* **Aim of the exercise**
The reply must consist of the entire listing, reproduced exactly.

* **Data excerpts**
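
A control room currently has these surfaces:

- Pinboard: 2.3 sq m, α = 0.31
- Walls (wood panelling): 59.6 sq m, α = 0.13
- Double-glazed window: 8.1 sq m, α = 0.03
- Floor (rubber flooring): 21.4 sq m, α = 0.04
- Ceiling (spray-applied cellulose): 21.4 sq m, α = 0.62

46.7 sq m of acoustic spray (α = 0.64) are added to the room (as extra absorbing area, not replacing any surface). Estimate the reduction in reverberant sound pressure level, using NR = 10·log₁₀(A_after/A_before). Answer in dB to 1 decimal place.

Summing Sᵢαᵢ: 0.713 + 7.748 + 0.243 + 0.856 + 13.268 → A_before = 22.828 sabins.
Added absorption = 46.7 × 0.64 = 29.888 sabins.
New total A_after = 52.716 sabins.
Reduction = 10 log₁₀(A_after/A_before) = 10 log₁₀(2.3093) = 3.6 dB.

3.6 dB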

* **Reply to the exercise**
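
A control room currently has these surfaces:

- Pinboard: 2.3 sq m, α = 0.31
- Walls (wood panelling): 59.6 sq m, α = 0.13
- Double-glazed window: 8.1 sq m, α = 0.03
- Floor (rubber flooring): 21.4 sq m, α = 0.04
- Ceiling (spray-applied cellulose): 21.4 sq m, α = 0.62

46.7 sq m of acoustic spray (α = 0.64) are added to the room (as extra absorbing area, not replacing any surface). Estimate the reduction in reverberant sound pressure level, using NR = 10·log₁₀(A_after/A_before). Answer in dB to 1 decimal place.

Summing Sᵢαᵢ: 0.713 + 7.748 + 0.243 + 0.856 + 13.268 → A_before = 22.828 sabins.
Added absorption = 46.7 × 0.64 = 29.888 sabins.
New total A_after = 52.716 sabins.
Reduction = 10 log₁₀(A_after/A_before) = 10 log₁₀(2.3093) = 3.6 dB.

3.6 dB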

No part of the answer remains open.